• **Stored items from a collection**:
╭──
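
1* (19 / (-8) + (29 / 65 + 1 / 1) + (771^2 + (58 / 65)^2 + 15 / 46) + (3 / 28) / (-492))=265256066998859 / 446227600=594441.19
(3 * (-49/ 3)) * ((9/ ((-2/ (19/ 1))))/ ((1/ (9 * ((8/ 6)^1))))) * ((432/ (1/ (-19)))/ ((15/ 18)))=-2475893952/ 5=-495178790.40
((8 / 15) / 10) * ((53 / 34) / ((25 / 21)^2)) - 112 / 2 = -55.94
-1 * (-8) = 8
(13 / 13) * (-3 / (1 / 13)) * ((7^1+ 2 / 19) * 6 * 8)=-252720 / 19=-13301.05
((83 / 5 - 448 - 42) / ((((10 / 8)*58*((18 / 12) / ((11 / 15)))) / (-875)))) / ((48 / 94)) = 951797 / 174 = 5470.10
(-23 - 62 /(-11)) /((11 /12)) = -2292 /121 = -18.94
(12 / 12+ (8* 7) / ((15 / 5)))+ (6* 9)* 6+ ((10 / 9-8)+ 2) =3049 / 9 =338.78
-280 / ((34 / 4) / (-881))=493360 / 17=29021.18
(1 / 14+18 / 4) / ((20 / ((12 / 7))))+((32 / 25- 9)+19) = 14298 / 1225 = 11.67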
╰──
╭──
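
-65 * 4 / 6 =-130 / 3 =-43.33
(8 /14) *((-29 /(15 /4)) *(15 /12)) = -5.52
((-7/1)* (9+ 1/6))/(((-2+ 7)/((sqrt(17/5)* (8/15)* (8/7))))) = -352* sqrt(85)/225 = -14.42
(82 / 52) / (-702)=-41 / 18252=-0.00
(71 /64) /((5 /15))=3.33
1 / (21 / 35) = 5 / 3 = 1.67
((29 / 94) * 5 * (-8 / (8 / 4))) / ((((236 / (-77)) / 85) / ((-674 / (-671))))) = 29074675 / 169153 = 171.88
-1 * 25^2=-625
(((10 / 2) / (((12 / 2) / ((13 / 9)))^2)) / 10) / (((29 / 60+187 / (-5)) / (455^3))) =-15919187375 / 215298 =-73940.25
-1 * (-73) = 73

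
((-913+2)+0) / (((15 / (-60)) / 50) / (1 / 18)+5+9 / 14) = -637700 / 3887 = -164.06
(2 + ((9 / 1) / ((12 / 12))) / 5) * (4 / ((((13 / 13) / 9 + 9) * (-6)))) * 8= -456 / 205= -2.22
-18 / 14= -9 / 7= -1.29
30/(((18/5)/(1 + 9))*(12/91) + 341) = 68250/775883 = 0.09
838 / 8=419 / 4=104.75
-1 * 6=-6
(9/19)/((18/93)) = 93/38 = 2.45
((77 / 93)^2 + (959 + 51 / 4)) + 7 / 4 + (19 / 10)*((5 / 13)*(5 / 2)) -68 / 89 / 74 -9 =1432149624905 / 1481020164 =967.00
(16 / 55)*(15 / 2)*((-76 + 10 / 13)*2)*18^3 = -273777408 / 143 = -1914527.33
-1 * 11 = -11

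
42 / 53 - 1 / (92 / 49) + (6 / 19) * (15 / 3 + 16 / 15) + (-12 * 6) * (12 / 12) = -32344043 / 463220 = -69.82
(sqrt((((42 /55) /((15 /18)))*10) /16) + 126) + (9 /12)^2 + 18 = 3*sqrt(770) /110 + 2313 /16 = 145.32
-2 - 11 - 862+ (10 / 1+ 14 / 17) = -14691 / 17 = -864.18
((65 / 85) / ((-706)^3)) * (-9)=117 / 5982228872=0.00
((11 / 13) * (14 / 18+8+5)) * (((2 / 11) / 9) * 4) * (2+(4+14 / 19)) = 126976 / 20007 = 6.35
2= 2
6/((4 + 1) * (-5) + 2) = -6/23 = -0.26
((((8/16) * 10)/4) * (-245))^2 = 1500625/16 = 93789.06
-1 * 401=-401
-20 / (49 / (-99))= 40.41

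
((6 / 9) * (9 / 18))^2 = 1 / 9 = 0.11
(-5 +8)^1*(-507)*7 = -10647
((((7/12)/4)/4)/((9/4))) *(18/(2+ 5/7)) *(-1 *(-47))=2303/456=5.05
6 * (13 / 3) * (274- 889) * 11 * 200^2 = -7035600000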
╰──
╭──
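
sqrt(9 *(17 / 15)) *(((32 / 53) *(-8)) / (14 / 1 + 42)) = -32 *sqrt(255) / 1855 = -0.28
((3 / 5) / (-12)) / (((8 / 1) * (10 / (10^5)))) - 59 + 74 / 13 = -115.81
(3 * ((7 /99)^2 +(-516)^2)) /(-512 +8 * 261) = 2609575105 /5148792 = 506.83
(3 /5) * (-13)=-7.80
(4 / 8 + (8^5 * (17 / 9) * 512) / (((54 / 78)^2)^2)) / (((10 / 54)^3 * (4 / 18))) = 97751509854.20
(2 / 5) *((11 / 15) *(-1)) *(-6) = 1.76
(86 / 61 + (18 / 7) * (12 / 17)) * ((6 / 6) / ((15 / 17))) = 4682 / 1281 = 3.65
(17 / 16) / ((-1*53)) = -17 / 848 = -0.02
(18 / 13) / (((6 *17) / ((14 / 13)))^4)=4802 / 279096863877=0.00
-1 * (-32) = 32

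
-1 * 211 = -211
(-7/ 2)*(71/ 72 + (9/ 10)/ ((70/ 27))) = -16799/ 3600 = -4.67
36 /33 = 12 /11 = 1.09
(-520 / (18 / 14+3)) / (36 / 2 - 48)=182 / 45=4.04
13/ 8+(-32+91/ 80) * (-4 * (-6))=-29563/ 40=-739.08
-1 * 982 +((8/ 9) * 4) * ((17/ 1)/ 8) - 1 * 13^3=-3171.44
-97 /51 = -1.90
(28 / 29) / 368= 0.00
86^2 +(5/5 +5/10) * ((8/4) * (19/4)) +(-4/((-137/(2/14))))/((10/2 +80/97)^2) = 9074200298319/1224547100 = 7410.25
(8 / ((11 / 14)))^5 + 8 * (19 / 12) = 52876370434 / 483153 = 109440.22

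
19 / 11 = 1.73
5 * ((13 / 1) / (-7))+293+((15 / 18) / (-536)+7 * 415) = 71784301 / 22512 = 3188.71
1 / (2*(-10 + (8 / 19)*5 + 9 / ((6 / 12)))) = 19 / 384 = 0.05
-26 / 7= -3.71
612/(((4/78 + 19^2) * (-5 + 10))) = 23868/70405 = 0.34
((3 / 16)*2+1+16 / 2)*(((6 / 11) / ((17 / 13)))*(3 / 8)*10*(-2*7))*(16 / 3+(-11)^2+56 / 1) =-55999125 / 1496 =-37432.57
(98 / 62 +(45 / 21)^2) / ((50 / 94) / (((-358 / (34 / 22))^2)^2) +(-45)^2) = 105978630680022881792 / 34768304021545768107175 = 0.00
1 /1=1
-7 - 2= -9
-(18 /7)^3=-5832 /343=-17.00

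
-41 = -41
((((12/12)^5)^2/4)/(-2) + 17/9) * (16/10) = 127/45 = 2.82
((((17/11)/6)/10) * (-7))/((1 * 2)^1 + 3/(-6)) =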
╰──
• **WORK ITEM**:
Collect the complete line wherever the string "sqrt" appears in the records.

• **ANSWER TO THIS PROBLEM**:
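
((-7/1)* (9+ 1/6))/(((-2+ 7)/((sqrt(17/5)* (8/15)* (8/7))))) = -352* sqrt(85)/225 = -14.42
(sqrt((((42 /55) /((15 /18)))*10) /16) + 126) + (9 /12)^2 + 18 = 3*sqrt(770) /110 + 2313 /16 = 145.32
sqrt(9 *(17 / 15)) *(((32 / 53) *(-8)) / (14 / 1 + 42)) = -32 *sqrt(255) / 1855 = -0.28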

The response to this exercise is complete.